[Opening SUPPLIED DATA section]
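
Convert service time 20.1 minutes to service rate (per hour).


mu = 60 / avg_service_time = 60 / 20.1 = 2.99 per hour

2.99 per hour


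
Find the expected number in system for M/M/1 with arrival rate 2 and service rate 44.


rho = 2/44; L = rho/(1-rho) = 0.05

0.05


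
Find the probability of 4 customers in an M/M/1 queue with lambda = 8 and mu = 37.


rho = 8/37; P(n) = (1-rho)*rho^n = (1-8/37)*(8/37)^4 = 0.0017

0.0017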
[Closing SUPPLIED DATA section]
AIM OF THE EXERCISE — Word for word, set down all of the material.

EXERCISE ANSWER —
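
Convert service time 20.1 minutes to service rate (per hour).


mu = 60 / avg_service_time = 60 / 20.1 = 2.99 per hour

2.99 per hour


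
Find the expected number in system for M/M/1 with arrival rate 2 and service rate 44.


rho = 2/44; L = rho/(1-rho) = 0.05

0.05


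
Find the probability of 4 customers in an M/M/1 queue with lambda = 8 and mu = 37.


rho = 8/37; P(n) = (1-rho)*rho^n = (1-8/37)*(8/37)^4 = 0.0017

0.0017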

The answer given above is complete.